[Stored data]
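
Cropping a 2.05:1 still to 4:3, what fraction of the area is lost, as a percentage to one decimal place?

35.0%

Going from 2.05:1 to 4:3 means cutting width while keeping height.
(1.333)/(2.050) ≈ 0.650 of the area survives, leaving 34.96% discarded.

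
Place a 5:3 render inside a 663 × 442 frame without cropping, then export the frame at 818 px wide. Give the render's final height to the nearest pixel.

At 663×442 the render is width-limited, so height = 663 × 3/5 ≈ 397.80 px.
The frame scales by 818/663 = 1.2338; 397.80 × 1.2338 ≈ 490.80 px.

491 px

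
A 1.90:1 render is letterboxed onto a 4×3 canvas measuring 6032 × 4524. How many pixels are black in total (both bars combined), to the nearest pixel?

8138755 pixels

1.90:1 is wider than 4×3, so it spans the full width.
The render is 6032 / 1.900 ≈ 3174.7368 px tall.
Black = 4524 − 3174.7368 = 1349.2632 px.
That's 1349.2632 × 6032 ≈ 8138755 black pixels.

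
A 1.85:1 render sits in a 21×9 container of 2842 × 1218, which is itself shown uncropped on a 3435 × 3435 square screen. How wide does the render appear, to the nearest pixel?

2723 px

Inside the 2842×1218 canvas the render is height-limited at 2253.30 × 1218.00.
21×9 in 3435×3435: fills the width, so the intermediate becomes 3435.00 × 1472.14 — a scale of ×1.2087.
The render scales with it: width 2253.30 × 1.2087 ≈ 2723.46.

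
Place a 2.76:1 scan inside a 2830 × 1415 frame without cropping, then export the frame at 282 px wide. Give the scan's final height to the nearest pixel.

At 2830×1415 the scan is width-limited, so height = 2830 / 2.760 ≈ 1025.36 px.
The frame scales by 282/2830 = 0.0996; 1025.36 × 0.0996 ≈ 102.17 px.

102 px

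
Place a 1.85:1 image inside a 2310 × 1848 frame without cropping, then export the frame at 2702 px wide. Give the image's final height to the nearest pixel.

In the 2310×1848 frame the image fills the width: height = 2310 / 1.850 ≈ 1248.65 px.
The frame scales by 2702/2310 = 1.1697; 1248.65 × 1.1697 ≈ 1460.54 px.

1461 px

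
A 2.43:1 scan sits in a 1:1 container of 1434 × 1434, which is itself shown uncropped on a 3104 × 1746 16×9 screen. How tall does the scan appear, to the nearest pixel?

Inside the 1434×1434 canvas the scan is width-limited at 1434.00 × 590.12.
The 1:1 canvas is height-limited in 3104×1746, giving 1746.00 × 1746.00; scale factor 1.2176.
The scan scales with it: height 590.12 × 1.2176 ≈ 718.52.

719 px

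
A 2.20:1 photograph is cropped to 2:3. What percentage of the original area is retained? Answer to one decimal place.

30.3%

Going from 2.20:1 to 2:3 means cutting width while keeping height.
Area ratio = (0.667)/(2.200) = 30.30% retained.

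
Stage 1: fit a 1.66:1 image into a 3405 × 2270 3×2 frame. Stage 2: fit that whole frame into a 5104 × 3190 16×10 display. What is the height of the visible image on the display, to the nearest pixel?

2883 px

1.66:1 in 3405×2270: fills the width, so the image is 3405.00 × 2051.20.
Second fit — the 3×2 canvas into 5104×3190 spans the height: 4785.00 × 3190.00 (×1.4053 from 3405×2270).
So the image's height is 2051.20 × 1.4053 ≈ 2882.53.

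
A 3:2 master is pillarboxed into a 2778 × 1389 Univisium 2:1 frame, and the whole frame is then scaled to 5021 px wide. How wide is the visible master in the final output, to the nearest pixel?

At 2778×1389 the master is height-limited, so width = 1389 × 3/2 ≈ 2083.50 px.
Resizing to 5021 px wide multiplies everything by 1.8074: 2083.50 → 3765.75 px.

3766 px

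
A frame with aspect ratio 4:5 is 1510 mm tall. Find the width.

1208 mm

1510 × 4/5 = 1208.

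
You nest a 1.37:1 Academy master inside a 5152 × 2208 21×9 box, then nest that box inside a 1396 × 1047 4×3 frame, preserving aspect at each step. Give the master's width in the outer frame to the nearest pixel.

1.37:1 Academy in 5152×2208: fills the height, so the master is 3024.96 × 2208.00.
The 21×9 canvas is width-limited in 1396×1047, giving 1396.00 × 598.29; scale factor 0.2710.
Applying the same ×0.2710: 3024.96 → 819.65.

820 px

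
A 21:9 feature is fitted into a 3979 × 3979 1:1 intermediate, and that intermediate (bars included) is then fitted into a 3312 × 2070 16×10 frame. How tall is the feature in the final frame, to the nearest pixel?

Inside the 3979×3979 canvas the feature is width-limited at 3979.00 × 1705.29.
1:1 in 3312×2070: fills the height, so the intermediate becomes 2070.00 × 2070.00 — a scale of ×0.5202.
Applying the same ×0.5202: 1705.29 → 887.14.

887 px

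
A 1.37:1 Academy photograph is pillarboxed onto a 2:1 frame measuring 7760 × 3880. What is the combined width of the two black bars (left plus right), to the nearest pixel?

2444 px

1.37:1 Academy is narrower than 2:1, so it spans the full height.
That makes the image 5315.60 px wide (3880 × 1.370).
Leftover width: 7760 − 5315.60 = 2444.40 px.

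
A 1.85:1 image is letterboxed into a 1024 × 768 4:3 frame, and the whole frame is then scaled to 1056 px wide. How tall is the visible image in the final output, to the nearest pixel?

571 px

In the 1024×768 frame the image fills the width: height = 1024 / 1.850 ≈ 553.51 px.
Scaling 1024 → 1056 is ×1.0312, so the height becomes 553.51 × 1.0312 ≈ 570.81 px.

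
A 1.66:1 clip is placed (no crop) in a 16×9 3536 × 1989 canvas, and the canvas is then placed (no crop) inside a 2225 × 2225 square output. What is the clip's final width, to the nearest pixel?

2078 px

1.66:1 in 3536×1989: fills the height, so the clip is 3301.74 × 1989.00.
The 16×9 canvas is width-limited in 2225×2225, giving 2225.00 × 1251.56; scale factor 0.6292.
The clip scales with it: width 3301.74 × 0.6292 ≈ 2077.59.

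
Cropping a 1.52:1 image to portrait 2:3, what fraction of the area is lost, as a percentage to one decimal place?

56.1%

Going from 1.52:1 to portrait 2:3 means cutting width while keeping height.
(0.667)/(1.520) ≈ 0.439 of the area survives, leaving 56.14% discarded.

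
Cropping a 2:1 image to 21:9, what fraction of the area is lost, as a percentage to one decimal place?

14.3%

21:9 is wider than 2:1, so the crop keeps the full width and trims the height.
Fraction kept = (2.000)/(2.333) ≈ 85.71%, so 14.29% is lost.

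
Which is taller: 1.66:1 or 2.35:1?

1.66:1

1.66 and 2.35; 2.35 > 1.66. The smaller width-to-height ratio is the taller frame.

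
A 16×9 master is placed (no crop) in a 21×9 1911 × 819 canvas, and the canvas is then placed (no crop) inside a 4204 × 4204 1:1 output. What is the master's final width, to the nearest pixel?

16×9 in 1911×819: fills the height, so the master is 1456.00 × 819.00.
Second fit — the 21×9 canvas into 4204×4204 spans the width: 4204.00 × 1801.71 (×2.1999 from 1911×819).
The master scales with it: width 1456.00 × 2.1999 ≈ 3203.05.

3203 px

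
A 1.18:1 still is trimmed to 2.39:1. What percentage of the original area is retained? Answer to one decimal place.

2.39:1 is wider than 1.18:1, so the crop keeps the full width and trims the height.
Fraction kept = (1.180)/(2.390) ≈ 49.37%.

49.4%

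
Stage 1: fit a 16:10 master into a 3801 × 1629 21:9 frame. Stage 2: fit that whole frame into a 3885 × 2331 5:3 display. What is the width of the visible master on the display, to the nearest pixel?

2664 px

Inside the 3801×1629 canvas the master is height-limited at 2606.40 × 1629.00.
The 21:9 canvas is width-limited in 3885×2331, giving 3885.00 × 1665.00; scale factor 1.0221.
So the master's width is 2606.40 × 1.0221 ≈ 2664.00.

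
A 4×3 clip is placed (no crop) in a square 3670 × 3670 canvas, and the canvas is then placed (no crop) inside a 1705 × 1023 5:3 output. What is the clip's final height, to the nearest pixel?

Inside the 3670×3670 canvas the clip is width-limited at 3670.00 × 2752.50.
The square canvas is height-limited in 1705×1023, giving 1023.00 × 1023.00; scale factor 0.2787.
So the clip's height is 2752.50 × 0.2787 ≈ 767.25.

767 px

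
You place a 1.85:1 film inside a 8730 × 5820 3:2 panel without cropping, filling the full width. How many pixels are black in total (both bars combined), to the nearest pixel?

That makes the image 4718.9189 px tall (8730 / 1.850).
Black = 5820 − 4718.9189 = 1101.0811 px.
Across the 8730-px span: 1101.0811 × 8730 ≈ 9612438 px.

9612438 pixels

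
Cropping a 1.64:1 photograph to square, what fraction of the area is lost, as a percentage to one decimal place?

Going from 1.64:1 to square means cutting width while keeping height.
Fraction kept = (1.000)/(1.640) ≈ 60.98%, so 39.02% is lost.

39.0%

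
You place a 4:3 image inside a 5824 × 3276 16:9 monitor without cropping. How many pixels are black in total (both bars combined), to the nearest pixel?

4769856 pixels

4:3 (1.333) < 16:9 (1.778), so the image fills the height.
Content width = 3276 × 4/3 ≈ 4368.0000 px.
Leftover width: 5824 − 4368.0000 = 1456.0000 px.
Across the 3276-px span: 1456.0000 × 3276 ≈ 4769856 px.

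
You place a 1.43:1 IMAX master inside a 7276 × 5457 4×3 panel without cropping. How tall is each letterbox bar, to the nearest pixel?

1.43:1 IMAX is wider than 4×3, so it spans the full width.
The master is 7276 / 1.430 ≈ 5088.11 px tall.
5457 − 5088.11 = 368.89 px of bars (184.44 each).

184 px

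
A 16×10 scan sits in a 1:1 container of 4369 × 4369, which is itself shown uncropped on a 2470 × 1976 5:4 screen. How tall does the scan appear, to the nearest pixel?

1235 px

Inside the 4369×4369 canvas the scan is width-limited at 4369.00 × 2730.62.
Second fit — the 1:1 canvas into 2470×1976 spans the height: 1976.00 × 1976.00 (×0.4523 from 4369×4369).
The scan scales with it: height 2730.62 × 0.4523 ≈ 1235.00.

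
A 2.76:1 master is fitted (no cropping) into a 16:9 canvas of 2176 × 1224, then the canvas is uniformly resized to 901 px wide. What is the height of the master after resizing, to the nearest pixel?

326 px

At 2176×1224 the master is width-limited, so height = 2176 / 2.760 ≈ 788.41 px.
Resizing to 901 px wide multiplies everything by 0.4141: 788.41 → 326.45 px.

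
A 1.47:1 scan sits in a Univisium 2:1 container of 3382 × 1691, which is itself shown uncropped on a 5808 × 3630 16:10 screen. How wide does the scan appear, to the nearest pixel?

Inside the 3382×1691 canvas the scan is height-limited at 2485.77 × 1691.00.
Univisium 2:1 in 5808×3630: fills the width, so the intermediate becomes 5808.00 × 2904.00 — a scale of ×1.7173.
The scan scales with it: width 2485.77 × 1.7173 ≈ 4268.88.

4269 px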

* _Exercise description_
Begin with the line that contains "A 2.76:1 master" and end with the last line of the data. Repeat those two lines and all between them exactly.

* _Task answer_
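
A 2.76:1 master is fitted (no cropping) into a 16:9 canvas of 2176 × 1224, then the canvas is uniformly resized to 901 px wide. What is the height of the master after resizing, to the nearest pixel?

326 px

At 2176×1224 the master is width-limited, so height = 2176 / 2.760 ≈ 788.41 px.
Resizing to 901 px wide multiplies everything by 0.4141: 788.41 → 326.45 px.

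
A 1.47:1 scan sits in a Univisium 2:1 container of 3382 × 1691, which is itself shown uncropped on a 5808 × 3630 16:10 screen. How wide does the scan appear, to the nearest pixel?

Inside the 3382×1691 canvas the scan is height-limited at 2485.77 × 1691.00.
Univisium 2:1 in 5808×3630: fills the width, so the intermediate becomes 5808.00 × 2904.00 — a scale of ×1.7173.
The scan scales with it: width 2485.77 × 1.7173 ≈ 4268.88.

4269 px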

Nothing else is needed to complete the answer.